The task
Starting at the line below that contains "Seawater (ρ = 1021", print each line through the end of the records exactly as it appears.
··· Data to use ···
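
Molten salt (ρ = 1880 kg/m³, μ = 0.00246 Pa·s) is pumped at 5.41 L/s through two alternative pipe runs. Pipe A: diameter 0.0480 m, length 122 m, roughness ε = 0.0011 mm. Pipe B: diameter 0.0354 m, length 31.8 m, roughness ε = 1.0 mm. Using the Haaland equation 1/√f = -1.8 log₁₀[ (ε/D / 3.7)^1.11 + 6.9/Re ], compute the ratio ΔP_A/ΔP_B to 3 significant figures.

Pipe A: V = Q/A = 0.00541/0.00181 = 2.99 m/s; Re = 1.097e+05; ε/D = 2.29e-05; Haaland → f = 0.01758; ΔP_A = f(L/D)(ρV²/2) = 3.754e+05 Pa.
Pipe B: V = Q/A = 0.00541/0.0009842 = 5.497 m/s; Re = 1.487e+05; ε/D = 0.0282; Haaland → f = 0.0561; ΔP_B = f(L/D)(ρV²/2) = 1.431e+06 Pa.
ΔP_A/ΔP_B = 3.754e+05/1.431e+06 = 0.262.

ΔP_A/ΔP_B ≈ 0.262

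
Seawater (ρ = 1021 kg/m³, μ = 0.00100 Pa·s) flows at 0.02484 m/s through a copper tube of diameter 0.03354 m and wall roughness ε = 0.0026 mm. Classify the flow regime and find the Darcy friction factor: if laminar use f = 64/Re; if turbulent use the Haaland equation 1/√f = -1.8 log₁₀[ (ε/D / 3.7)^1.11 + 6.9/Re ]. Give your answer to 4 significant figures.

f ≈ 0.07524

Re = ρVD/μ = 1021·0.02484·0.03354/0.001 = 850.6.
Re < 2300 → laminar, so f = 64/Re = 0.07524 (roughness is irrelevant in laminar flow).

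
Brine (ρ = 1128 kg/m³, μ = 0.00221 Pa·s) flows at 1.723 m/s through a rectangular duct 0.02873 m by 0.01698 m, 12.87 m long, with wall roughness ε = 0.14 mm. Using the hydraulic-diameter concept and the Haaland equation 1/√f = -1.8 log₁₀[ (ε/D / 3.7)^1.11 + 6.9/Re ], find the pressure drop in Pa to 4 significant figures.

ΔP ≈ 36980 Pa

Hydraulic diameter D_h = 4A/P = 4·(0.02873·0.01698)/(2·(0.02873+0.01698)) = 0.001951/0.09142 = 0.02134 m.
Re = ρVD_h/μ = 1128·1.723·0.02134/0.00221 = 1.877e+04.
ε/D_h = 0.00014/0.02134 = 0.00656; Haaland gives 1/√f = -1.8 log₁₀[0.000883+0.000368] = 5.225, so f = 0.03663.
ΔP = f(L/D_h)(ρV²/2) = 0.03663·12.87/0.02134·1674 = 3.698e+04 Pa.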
···
Finished task
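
Seawater (ρ = 1021 kg/m³, μ = 0.00100 Pa·s) flows at 0.02484 m/s through a copper tube of diameter 0.03354 m and wall roughness ε = 0.0026 mm. Classify the flow regime and find the Darcy friction factor: if laminar use f = 64/Re; if turbulent use the Haaland equation 1/√f = -1.8 log₁₀[ (ε/D / 3.7)^1.11 + 6.9/Re ]. Give your answer to 4 significant figures.

f ≈ 0.07524

Re = ρVD/μ = 1021·0.02484·0.03354/0.001 = 850.6.
Re < 2300 → laminar, so f = 64/Re = 0.07524 (roughness is irrelevant in laminar flow).

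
Brine (ρ = 1128 kg/m³, μ = 0.00221 Pa·s) flows at 1.723 m/s through a rectangular duct 0.02873 m by 0.01698 m, 12.87 m long, with wall roughness ε = 0.14 mm. Using the hydraulic-diameter concept and the Haaland equation 1/√f = -1.8 log₁₀[ (ε/D / 3.7)^1.11 + 6.9/Re ], find the pressure drop in Pa to 4 significant figures.

ΔP ≈ 36980 Pa

Hydraulic diameter D_h = 4A/P = 4·(0.02873·0.01698)/(2·(0.02873+0.01698)) = 0.001951/0.09142 = 0.02134 m.
Re = ρVD_h/μ = 1128·1.723·0.02134/0.00221 = 1.877e+04.
ε/D_h = 0.00014/0.02134 = 0.00656; Haaland gives 1/√f = -1.8 log₁₀[0.000883+0.000368] = 5.225, so f = 0.03663.
ΔP = f(L/D_h)(ρV²/2) = 0.03663·12.87/0.02134·1674 = 3.698e+04 Pa.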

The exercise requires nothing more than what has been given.